* YOUR OBJECTIVE
Copy out each line of the listing that has the word "assert" in it.

■ ■ ■

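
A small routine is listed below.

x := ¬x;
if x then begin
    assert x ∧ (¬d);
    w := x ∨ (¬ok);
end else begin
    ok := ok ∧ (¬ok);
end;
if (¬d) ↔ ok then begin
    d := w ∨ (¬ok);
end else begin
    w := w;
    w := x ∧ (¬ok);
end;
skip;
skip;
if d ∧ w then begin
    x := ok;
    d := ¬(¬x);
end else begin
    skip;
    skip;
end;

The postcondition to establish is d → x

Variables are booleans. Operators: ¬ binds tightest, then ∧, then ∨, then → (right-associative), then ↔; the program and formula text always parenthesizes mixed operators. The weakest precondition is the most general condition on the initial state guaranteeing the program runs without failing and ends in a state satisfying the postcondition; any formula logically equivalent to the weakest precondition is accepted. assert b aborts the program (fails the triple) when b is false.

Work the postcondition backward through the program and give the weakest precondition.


Working backward. After the program, d → x must hold.
Then branch requires true; else branch requires d → x.
Before the if: (¬(d ∧ w)) → (d → x)
Before skip: (¬(d ∧ w)) → (d → x)
Before skip: (¬(d ∧ w)) → (d → x)
Then branch requires (¬((w ∨ (¬ok)) ∧ w)) → ((w ∨ (¬ok)) → x); else branch requires (¬(d ∧ x ∧ (¬ok))) → (d → x).
Before the if: (((¬d) ↔ ok) → ((¬((w ∨ (¬ok)) ∧ w)) → ((w ∨ (¬ok)) → x))) ∧ ((¬((¬d) ↔ ok)) → ((¬(d ∧ x ∧ (¬ok))) → (d → x)))
Then branch requires x ∧ (¬d) ∧ (((¬d) ↔ ok) → ((¬(x ∨ (¬ok))) → ((x ∨ (¬ok)) → x))) ∧ ((¬((¬d) ↔ ok)) → ((¬(d ∧ x ∧ (¬ok))) → (d → x))); else branch requires (d → ((¬w) → x)) ∧ ((¬d) → ((¬(d ∧ x)) → (d → x))).
Before the if: (x → (x ∧ (¬d) ∧ (((¬d) ↔ ok) → ((¬(x ∨ (¬ok))) → ((x ∨ (¬ok)) → x))) ∧ ((¬((¬d) ↔ ok)) → ((¬(d ∧ x ∧ (¬ok))) → (d → x))))) ∧ ((¬x) → ((d → ((¬w) → x)) ∧ ((¬d) → ((¬(d ∧ x)) → (d → x)))))
Before x := ¬x: ((¬x) → ((¬x) ∧ (¬d) ∧ (((¬d) ↔ ok) → ((¬((¬x) ∨ (¬ok))) → (((¬x) ∨ (¬ok)) → (¬x)))) ∧ ((¬((¬d) ↔ ok)) → ((¬(d ∧ (¬x) ∧ (¬ok))) → (d → (¬x)))))) ∧ (x → ((d → ((¬w) → (¬x))) ∧ ((¬d) → ((¬(d ∧ (¬x))) → (d → (¬x))))))
Answer: WP = ((¬x) → ((¬x) ∧ (¬d) ∧ (((¬d) ↔ ok) → ((¬((¬x) ∨ (¬ok))) → (((¬x) ∨ (¬ok)) → (¬x)))) ∧ ((¬((¬d) ↔ ok)) → ((¬(d ∧ (¬x) ∧ (¬ok))) → (d → (¬x)))))) ∧ (x → ((d → ((¬w) → (¬x))) ∧ ((¬d) → ((¬(d ∧ (¬x))) → (d → (¬x))))))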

■ ■ ■

* RESPONSE TO THIS TASK
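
    assert x ∧ (¬d);
Variables are booleans. Operators: ¬ binds tightest, then ∧, then ∨, then → (right-associative), then ↔; the program and formula text always parenthesizes mixed operators. The weakest precondition is the most general condition on the initial state guaranteeing the program runs without failing and ends in a state satisfying the postcondition; any formula logically equivalent to the weakest precondition is accepted. assert b aborts the program (fails the triple) when b is false.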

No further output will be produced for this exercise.